Your objective: Scan the data below. Pull out each line where "empty" occurs.

/---

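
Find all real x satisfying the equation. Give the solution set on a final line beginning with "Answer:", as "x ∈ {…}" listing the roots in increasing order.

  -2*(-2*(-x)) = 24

Step 1. [-2*(-2*(-x)) = 24] leading coefficient -2: divide by -2. So div: -2*(-x) = -12.
Step 2. [-2*(-x) = -12] -2·(inner) — divide through by -2, so div: -x = 6.
Step 3. [-x = 6] LHS negated; negate both sides, so neg: x = -6.

Answer: x ∈ {-6}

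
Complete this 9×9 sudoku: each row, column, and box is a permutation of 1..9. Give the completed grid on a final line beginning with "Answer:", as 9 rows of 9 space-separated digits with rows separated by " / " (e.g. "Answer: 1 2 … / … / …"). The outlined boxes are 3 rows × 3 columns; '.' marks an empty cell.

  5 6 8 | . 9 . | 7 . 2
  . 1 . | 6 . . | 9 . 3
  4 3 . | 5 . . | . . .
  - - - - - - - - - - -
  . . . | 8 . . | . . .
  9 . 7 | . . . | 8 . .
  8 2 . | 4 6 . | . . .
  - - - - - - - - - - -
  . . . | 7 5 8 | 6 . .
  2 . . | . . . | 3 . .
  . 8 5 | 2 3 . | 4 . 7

Step 1. [r3c7∈{1}] nothing but 1 survives at r3c7 ⇒ r3c7=1.
Step 2. [r6c7∈{5}] r6c7 is down to just 5. So r6c7=5.
Step 3. [r8c4∈{1,9}] across col 4, 9 lands solely at r8c4, so r8c4=9.
Step 4. [r9c8∈{1,9}] across row 9, 9 lands solely at r9c8, so r9c8=9.
Step 5. [r7c9∈{1}] only 1 remains possible at r7c9, so r7c9=1.
Step 6. [r1c8∈{4}] r1c8 has the single candidate 4 ⇒ r1c8=4.
Step 7. [r4c7∈{2}] r4c7's peers cover all but 2 ⇒ r4c7=2.
Step 8. [r2c3∈{2}] nothing but 2 survives at r2c3, so r2c3=2.
Step 9. [r2c1∈{7}] only 7 remains possible at r2c1. So r2c1=7.
Step 10. [r2c6∈{4}] only 4 remains possible at r2c6 ⇒ r2c6=4.
Step 11. [r8c5∈{1,4}] 4 has one home in col 5: r8c5, so r8c5=4.
Step 12. [r7c1∈{3}] nothing but 3 survives at r7c1 ⇒ r7c1=3.
Step 13. [r8c9∈{5,8}] r8c9 is the only open cell in col 9 admitting 5 ⇒ r8c9=5.
Step 14. [r3c9∈{6,8}] in col 9, 8 fits only at r3c9, so r3c9=8.
Step 15. [r3c8∈{6}] r3c8's peers cover all but 6. So r3c8=6.
Step 16. [r5c9∈{4,6}] 6 has one home in row 5: r5c9, so r5c9=6.
Step 17. [r5c2∈{4,5}] row 5 places 4 nowhere but r5c2 ⇒ r5c2=4.
Step 18. [r5c6∈{1,2,3,5}] 5 has one home in row 5: r5c6, so r5c6=5.
Step 19. [r6c9∈{9}] only 9 remains possible at r6c9 ⇒ r6c9=9.
Step 20. [r4c6∈{1,3,7,9}] 9 has one home in row 4: r4c6, so r4c6=9.
Step 21. [r3c6∈{2,7}] across col 6, 2 lands solely at r3c6 ⇒ r3c6=2.
Step 22. [r6c6∈{1,3,7}] r6c6 is the only open cell in col 6 admitting 7, so r6c6=7.
Step 23. [r4c5∈{1}] r4c5 is down to just 1. So r4c5=1.
Step 24. [r9c1∈{1,6}] in col 1, 1 fits only at r9c1. So r9c1=1.
Step 25. [r1c6∈{1,3}] in col 6, 3 fits only at r1c6 ⇒ r1c6=3.
Step 26. [r5c8∈{1,3}] r5c8 is the only open cell in row 5 admitting 1. So r5c8=1.
Step 27. [r8c3∈{6}] r8c3's peers cover all but 6. So r8c3=6.
Step 28. [r6c8∈{3}] r6c8's peers cover all but 3. So r6c8=3.
Step 29. [r7c3∈{4,9}] 4 has one home in row 7: r7c3, so r7c3=4.
Step 30. [r1c4∈{1}] r1c4 is down to just 1, so r1c4=1.
Step 31. [r5c5∈{2}] nothing but 2 survives at r5c5, so r5c5=2.
Step 32. [r9c6∈{6}] r9c6's peers cover all but 6 ⇒ r9c6=6.
Step 33. [r7c8∈{2}] nothing but 2 survives at r7c8. So r7c8=2.
Step 34. [r3c3∈{9}] nothing but 9 survives at r3c3 ⇒ r3c3=9.
Step 35. [r2c5∈{8}] r2c5's peers cover all but 8 ⇒ r2c5=8.
Step 36. [r3c5∈{7}] r3c5's peers cover all but 7 ⇒ r3c5=7.
Step 37. [r5c4∈{3}] r5c4 has the single candidate 3 ⇒ r5c4=3.
Step 38. [r7c2∈{9}] r7c2's peers cover all but 9 ⇒ r7c2=9.
Step 39. [r8c8∈{8}] only 8 remains possible at r8c8. So r8c8=8.
Step 40. [r2c8∈{5}] r2c8 is down to just 5, so r2c8=5.
Step 41. [r4c9∈{4}] r4c9's peers cover all but 4 ⇒ r4c9=4.
Step 42. [r8c6∈{1}] nothing but 1 survives at r8c6 ⇒ r8c6=1.
Step 43. [r4c8∈{7}] r4c8 has the single candidate 7. So r4c8=7.
Step 44. [r4c3∈{3}] r4c3 has the single candidate 3. So r4c3=3.
Step 45. [r6c3∈{1}] r6c3 has the single candidate 1, so r6c3=1.
Step 46. [r4c2∈{5}] r4c2's peers cover all but 5, so r4c2=5.
Step 47. [r8c2∈{7}] nothing but 7 survives at r8c2 ⇒ r8c2=7.
Step 48. [r4c1∈{6}] nothing but 6 survives at r4c1 ⇒ r4c1=6.

Answer: 5 6 8 1 9 3 7 4 2 / 7 1 2 6 8 4 9 5 3 / 4 3 9 5 7 2 1 6 8 / 6 5 3 8 1 9 2 7 4 / 9 4 7 3 2 5 8 1 6 / 8 2 1 4 6 7 5 3 9 / 3 9 4 7 5 8 6 2 1 / 2 7 6 9 4 1 3 8 5 / 1 8 5 2 3 6 4 9 7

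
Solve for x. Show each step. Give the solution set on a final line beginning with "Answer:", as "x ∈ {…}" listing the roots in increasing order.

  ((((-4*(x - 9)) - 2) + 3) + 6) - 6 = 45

Step 1. [((((-4*(x - 9)) - 2) + 3) + 6) - 6 = 45] 6 comes off first (add 6). So sub: (((-4*(x - 9)) - 2) + 3) + 6 = 51.
Step 2. [(((-4*(x - 9)) - 2) + 3) + 6 = 51] 6 comes off first (subtract 6), so sub: ((-4*(x - 9)) - 2) + 3 = 45.
Step 3. [((-4*(x - 9)) - 2) + 3 = 45] subtract 3: x sits inside (… + 3) ⇒ sub: (-4*(x - 9)) - 2 = 42.
Step 4. [(-4*(x - 9)) - 2 = 42] -2 is outermost — add 2 both sides ⇒ sub: -4*(x - 9) = 44.
Step 5. [-4*(x - 9) = 44] -4·(inner) — divide through by -4. So div: x - 9 = -11.
Step 6. [x - 9 = -11] add 9: x sits inside (… - 9), so sub: x = -2.

Answer: x ∈ {-2}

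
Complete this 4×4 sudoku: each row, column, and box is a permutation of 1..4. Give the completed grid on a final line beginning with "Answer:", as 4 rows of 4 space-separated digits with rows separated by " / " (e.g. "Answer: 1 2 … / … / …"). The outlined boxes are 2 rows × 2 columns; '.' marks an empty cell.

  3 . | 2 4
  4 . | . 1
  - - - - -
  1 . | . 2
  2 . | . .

Step 1. [r4c4∈{3}] only 3 remains possible at r4c4 ⇒ r4c4=3.
Step 2. [r3c3∈{4}] r3c3 is down to just 4. So r3c3=4.
Step 3. [r2c3∈{3}] r2c3's peers cover all but 3, so r2c3=3.
Step 4. [r4c2∈{4}] r4c2's peers cover all but 4, so r4c2=4.
Step 5. [r3c2∈{3}] r3c2 is down to just 3, so r3c2=3.
Step 6. [r4c3∈{1}] r4c3 has the single candidate 1, so r4c3=1.
Step 7. [r2c2∈{2}] r2c2's peers cover all but 2. So r2c2=2.
Step 8. [r1c2∈{1}] nothing but 1 survives at r1c2. So r1c2=1.

Answer: 3 1 2 4 / 4 2 3 1 / 1 3 4 2 / 2 4 1 3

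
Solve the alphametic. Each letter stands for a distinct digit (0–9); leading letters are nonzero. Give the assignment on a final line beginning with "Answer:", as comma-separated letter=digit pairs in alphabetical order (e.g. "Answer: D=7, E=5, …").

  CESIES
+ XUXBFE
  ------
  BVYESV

Step 1. [col 1: S + E ≡ V (mod 10)] column 1 (S + E ≡ V (mod 10), carry-in 0) doesn't pin V yet; pick V=3 and continue. So V=3.
Step 2. [col 1: S + E ≡ V (mod 10)] several values work for E in column 1 (S + E ≡ V (mod 10), carry-in 0); try E=5 ⇒ E=5.
Step 3. [col 1: S + E ≡ V (mod 10)] from column 1 (E=5, V=3, carry-in 0, digits 3,5 already taken and all letters distinct): S must equal 8 ⇒ S=8.
Step 4. [col 2: E + F ≡ S (mod 10)] column 2: given E=5, S=8, carry-in 1, and digits 3,5,8 already taken and all letters distinct, E+F≡S (mod 10) forces F=2. So F=2.
Step 5. [col 3: I + B ≡ E (mod 10)] no forcing yet in column 3 (carry-in 0); B=6 is free and consistent — try it ⇒ B=6.
Step 6. [col 3: I + B ≡ E (mod 10)] column 3: given B=6, E=5, carry-in 0, and digits 2,3,5,6,8 already taken and all letters distinct, I+B≡E (mod 10) forces I=9, so I=9.
Step 7. [col 4: S + X ≡ Y (mod 10)] column 4: given S=8, carry-in 1, and digits 2,3,5,6,8,9 already taken and all letters distinct, S+X≡Y (mod 10) forces X=1, so X=1.
Step 8. [col 4: S + X ≡ Y (mod 10)] from column 4 (S=8, X=1, carry-in 1, digits 1,2,3,5,6,8,9 already taken and all letters distinct): Y must equal 0. So Y=0.
Step 9. [col 5: E + U ≡ V (mod 10)] in column 5 we have E+U≡V with carry-in 1; given E=5, V=3 and digits 0,1,2,3,5,6,8,9 already taken and all letters distinct, that pins U to 7 ⇒ U=7.
Step 10. [col 6: C + X ≡ B (mod 10)] column 6: given X=1, B=6, carry-in 1, and digits 0,1,2,3,5,6,7,8,9 already taken and all letters distinct, C+X≡B (mod 10) forces C=4 ⇒ C=4.

Answer: B=6, C=4, E=5, F=2, I=9, S=8, U=7, V=3, X=1, Y=0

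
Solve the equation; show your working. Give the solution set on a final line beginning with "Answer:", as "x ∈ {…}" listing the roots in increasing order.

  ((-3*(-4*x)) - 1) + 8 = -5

Step 1. [((-3*(-4*x)) - 1) + 8 = -5] the outer +8 inverts by subtracting 8, so sub: (-3*(-4*x)) - 1 = -13.
Step 2. [(-3*(-4*x)) - 1 = -13] -1 is outermost — add 1 both sides, so sub: -3*(-4*x) = -12.
Step 3. [-3*(-4*x) = -12] leading coefficient -3: divide by -3. So div: -4*x = 4.
Step 4. [-4*x = 4] divide by the outer -4, so div: x = -1.

Answer: x ∈ {-1}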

\---

Response to this exercise:
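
Complete this 9×9 sudoku: each row, column, and box is a permutation of 1..9. Give the completed grid on a final line beginning with "Answer:", as 9 rows of 9 space-separated digits with rows separated by " / " (e.g. "Answer: 1 2 … / … / …"). The outlined boxes are 3 rows × 3 columns; '.' marks an empty cell.
Complete this 4×4 sudoku: each row, column, and box is a permutation of 1..4. Give the completed grid on a final line beginning with "Answer:", as 4 rows of 4 space-separated digits with rows separated by " / " (e.g. "Answer: 1 2 … / … / …"). The outlined boxes are 2 rows × 2 columns; '.' marks an empty cell.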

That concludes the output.